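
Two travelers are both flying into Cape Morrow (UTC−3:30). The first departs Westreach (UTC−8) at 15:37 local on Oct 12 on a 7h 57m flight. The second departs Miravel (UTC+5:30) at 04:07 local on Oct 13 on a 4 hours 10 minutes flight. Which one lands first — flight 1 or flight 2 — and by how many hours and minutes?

Flight 1 in UTC: 15:37 + 8:00 = 23:37 on Oct 12.
+7 hours 57 minutes → arrive 07:34 UTC on Oct 13.
Flight 2 in UTC: 04:07 − 5:30 = 22:37 on Oct 12.
+4 hours and 10 minutes → arrive 02:47 UTC on Oct 13.
Flight 2 lands earlier by 4 hours 47 minutes.

the second, by 4 hours 47 minutes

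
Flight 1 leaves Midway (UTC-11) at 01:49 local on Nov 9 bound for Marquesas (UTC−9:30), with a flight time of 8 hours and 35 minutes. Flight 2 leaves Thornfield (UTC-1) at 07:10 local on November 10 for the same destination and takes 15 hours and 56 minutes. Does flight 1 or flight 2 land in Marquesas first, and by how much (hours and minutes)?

Flight 1 in UTC: 01:49 + 11:00 = 12:49 on Nov 9.
+8 hours 35 minutes → arrive 21:24 UTC on Nov 9.
Flight 2 in UTC: 07:10 + 1:00 = 08:10 on Nov 10.
+15 hours 56 minutes → arrive 00:06 UTC on Nov 11.
Flight 1 lands earlier by 26 hours 42 minutes.

the first, by 26 hours 42 minutes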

• • • • •

■ **What you are asked to do**: A faithful retyping of every entry above is the task.

■ **Solution to the problem**:
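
Two travelers are both flying into Cape Morrow (UTC−3:30). The first departs Westreach (UTC−8) at 15:37 local on Oct 12 on a 7h 57m flight. The second departs Miravel (UTC+5:30) at 04:07 local on Oct 13 on a 4 hours 10 minutes flight. Which one lands first — flight 1 or flight 2 — and by how many hours and minutes?

Flight 1 in UTC: 15:37 + 8:00 = 23:37 on Oct 12.
+7 hours 57 minutes → arrive 07:34 UTC on Oct 13.
Flight 2 in UTC: 04:07 − 5:30 = 22:37 on Oct 12.
+4 hours and 10 minutes → arrive 02:47 UTC on Oct 13.
Flight 2 lands earlier by 4 hours 47 minutes.

the second, by 4 hours 47 minutes

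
Flight 1 leaves Midway (UTC-11) at 01:49 local on Nov 9 bound for Marquesas (UTC−9:30), with a flight time of 8 hours and 35 minutes. Flight 2 leaves Thornfield (UTC-1) at 07:10 local on November 10 for the same destination and takes 15 hours and 56 minutes. Does flight 1 or flight 2 land in Marquesas first, and by how much (hours and minutes)?

Flight 1 in UTC: 01:49 + 11:00 = 12:49 on Nov 9.
+8 hours 35 minutes → arrive 21:24 UTC on Nov 9.
Flight 2 in UTC: 07:10 + 1:00 = 08:10 on Nov 10.
+15 hours 56 minutes → arrive 00:06 UTC on Nov 11.
Flight 1 lands earlier by 26 hours 42 minutes.

the first, by 26 hours 42 minutes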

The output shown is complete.